■ **PROMPT**
What you return must be the lines of the data that hold the word "series".

*** RECORDS

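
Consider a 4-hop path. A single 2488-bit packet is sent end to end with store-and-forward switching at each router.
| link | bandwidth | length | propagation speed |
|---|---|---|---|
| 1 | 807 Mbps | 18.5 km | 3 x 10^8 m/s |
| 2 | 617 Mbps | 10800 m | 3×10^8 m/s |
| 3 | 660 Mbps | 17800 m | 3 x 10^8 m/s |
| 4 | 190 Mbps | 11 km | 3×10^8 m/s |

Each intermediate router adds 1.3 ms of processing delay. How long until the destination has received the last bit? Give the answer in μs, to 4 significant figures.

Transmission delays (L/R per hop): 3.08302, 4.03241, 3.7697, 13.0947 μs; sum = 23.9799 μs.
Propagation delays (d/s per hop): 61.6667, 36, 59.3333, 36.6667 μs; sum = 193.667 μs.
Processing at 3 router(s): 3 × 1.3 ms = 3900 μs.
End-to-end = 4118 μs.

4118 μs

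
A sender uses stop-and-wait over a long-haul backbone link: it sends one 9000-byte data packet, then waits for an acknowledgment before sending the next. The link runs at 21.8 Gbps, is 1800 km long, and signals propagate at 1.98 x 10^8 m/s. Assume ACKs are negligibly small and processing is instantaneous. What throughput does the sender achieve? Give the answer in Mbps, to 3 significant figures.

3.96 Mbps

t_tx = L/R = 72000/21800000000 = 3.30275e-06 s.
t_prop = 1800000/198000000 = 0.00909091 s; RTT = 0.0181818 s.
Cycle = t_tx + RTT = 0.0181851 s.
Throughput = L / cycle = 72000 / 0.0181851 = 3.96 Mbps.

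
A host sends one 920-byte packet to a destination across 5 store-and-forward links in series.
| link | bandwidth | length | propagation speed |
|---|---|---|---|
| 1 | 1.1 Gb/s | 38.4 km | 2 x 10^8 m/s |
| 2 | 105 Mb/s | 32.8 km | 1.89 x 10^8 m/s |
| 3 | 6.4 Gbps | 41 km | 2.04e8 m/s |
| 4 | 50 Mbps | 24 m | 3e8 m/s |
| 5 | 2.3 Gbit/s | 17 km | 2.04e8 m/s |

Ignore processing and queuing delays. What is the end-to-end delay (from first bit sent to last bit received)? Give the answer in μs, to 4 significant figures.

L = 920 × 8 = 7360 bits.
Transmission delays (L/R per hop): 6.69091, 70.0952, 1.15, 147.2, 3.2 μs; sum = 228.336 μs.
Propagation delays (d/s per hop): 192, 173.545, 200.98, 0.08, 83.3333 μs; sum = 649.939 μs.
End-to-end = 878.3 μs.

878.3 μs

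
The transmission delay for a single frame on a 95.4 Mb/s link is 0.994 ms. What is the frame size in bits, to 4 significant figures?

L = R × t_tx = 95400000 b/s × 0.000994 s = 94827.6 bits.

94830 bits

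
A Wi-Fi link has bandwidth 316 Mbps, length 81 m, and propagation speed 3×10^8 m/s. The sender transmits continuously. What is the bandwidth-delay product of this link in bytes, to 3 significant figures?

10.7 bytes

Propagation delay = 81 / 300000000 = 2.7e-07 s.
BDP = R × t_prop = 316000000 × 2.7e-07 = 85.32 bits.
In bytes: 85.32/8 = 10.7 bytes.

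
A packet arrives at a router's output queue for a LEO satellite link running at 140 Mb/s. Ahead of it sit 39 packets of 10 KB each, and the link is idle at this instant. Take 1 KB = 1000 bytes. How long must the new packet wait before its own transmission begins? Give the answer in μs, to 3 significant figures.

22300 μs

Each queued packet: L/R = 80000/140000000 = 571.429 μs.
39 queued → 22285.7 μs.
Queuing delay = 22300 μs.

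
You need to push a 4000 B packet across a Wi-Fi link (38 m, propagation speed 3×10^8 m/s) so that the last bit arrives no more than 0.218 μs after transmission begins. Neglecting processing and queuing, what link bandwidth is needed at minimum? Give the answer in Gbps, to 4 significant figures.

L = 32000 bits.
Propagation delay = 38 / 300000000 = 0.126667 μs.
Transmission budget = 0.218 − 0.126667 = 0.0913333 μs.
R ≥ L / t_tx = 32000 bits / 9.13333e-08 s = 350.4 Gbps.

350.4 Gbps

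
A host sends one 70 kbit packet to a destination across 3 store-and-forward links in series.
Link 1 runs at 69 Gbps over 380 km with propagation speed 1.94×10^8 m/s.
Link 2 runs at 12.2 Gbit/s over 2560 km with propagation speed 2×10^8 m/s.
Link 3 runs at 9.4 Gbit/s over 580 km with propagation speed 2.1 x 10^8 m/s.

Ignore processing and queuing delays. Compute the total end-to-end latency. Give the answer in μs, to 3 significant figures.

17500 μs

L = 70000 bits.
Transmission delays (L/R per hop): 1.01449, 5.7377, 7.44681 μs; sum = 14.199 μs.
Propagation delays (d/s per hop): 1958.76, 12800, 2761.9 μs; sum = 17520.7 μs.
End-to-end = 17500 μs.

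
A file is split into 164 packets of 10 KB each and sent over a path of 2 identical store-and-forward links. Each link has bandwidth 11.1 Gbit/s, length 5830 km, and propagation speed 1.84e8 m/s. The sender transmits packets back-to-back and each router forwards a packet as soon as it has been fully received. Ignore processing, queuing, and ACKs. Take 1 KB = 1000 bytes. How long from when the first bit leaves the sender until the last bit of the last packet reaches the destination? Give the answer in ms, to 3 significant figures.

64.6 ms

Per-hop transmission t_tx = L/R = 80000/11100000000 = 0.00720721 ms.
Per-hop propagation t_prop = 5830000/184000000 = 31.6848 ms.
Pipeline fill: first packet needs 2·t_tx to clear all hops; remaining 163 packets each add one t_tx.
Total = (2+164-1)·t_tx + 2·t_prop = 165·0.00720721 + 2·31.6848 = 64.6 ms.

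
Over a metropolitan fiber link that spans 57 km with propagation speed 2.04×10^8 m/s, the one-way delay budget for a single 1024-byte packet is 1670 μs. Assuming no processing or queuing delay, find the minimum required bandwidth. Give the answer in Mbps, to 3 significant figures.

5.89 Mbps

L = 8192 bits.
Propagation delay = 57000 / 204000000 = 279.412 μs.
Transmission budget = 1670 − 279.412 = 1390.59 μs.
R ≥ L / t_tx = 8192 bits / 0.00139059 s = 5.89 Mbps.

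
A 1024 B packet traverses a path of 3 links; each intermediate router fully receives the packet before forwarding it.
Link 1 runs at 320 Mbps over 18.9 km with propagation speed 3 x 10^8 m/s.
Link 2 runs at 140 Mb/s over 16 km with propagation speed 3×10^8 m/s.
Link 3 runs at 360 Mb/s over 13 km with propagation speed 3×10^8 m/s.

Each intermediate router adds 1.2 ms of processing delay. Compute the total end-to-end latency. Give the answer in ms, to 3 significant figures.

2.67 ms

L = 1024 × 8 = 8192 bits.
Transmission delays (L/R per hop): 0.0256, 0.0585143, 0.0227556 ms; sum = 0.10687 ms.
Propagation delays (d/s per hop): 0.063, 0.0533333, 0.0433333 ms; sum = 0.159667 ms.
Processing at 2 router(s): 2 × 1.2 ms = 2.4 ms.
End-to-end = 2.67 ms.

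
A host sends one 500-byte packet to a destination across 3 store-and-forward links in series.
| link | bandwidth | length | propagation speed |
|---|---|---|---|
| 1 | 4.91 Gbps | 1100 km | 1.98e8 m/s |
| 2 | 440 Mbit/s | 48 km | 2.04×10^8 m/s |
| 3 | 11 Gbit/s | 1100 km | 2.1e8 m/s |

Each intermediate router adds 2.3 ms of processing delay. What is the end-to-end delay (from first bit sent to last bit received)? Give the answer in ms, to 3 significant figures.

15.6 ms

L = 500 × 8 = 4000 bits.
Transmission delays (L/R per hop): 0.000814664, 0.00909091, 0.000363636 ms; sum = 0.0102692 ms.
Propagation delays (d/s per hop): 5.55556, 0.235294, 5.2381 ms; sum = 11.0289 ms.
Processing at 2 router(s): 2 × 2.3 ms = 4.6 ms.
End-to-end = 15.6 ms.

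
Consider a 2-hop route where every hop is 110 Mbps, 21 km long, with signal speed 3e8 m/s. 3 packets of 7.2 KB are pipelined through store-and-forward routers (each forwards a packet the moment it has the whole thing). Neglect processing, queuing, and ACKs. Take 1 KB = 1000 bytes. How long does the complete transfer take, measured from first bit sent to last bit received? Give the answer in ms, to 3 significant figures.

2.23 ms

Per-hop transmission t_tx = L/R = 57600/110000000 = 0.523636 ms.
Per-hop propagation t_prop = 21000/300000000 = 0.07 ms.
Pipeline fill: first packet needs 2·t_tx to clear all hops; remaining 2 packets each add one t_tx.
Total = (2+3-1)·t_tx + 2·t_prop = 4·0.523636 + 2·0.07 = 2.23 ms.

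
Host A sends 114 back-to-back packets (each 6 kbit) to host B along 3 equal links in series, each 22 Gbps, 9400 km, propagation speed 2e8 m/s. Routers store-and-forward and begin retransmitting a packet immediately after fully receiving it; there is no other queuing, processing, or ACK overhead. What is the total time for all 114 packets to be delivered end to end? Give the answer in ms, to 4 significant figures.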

******

■ **RESPONSE**
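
A host sends one 920-byte packet to a destination across 5 store-and-forward links in series.
A host sends one 70 kbit packet to a destination across 3 store-and-forward links in series.
A host sends one 500-byte packet to a destination across 3 store-and-forward links in series.
Host A sends 114 back-to-back packets (each 6 kbit) to host B along 3 equal links in series, each 22 Gbps, 9400 km, propagation speed 2e8 m/s. Routers store-and-forward and begin retransmitting a packet immediately after fully receiving it; there is no other queuing, processing, or ACK overhead. What is the total time for all 114 packets to be delivered end to end? Give the answer in ms, to 4 significant figures.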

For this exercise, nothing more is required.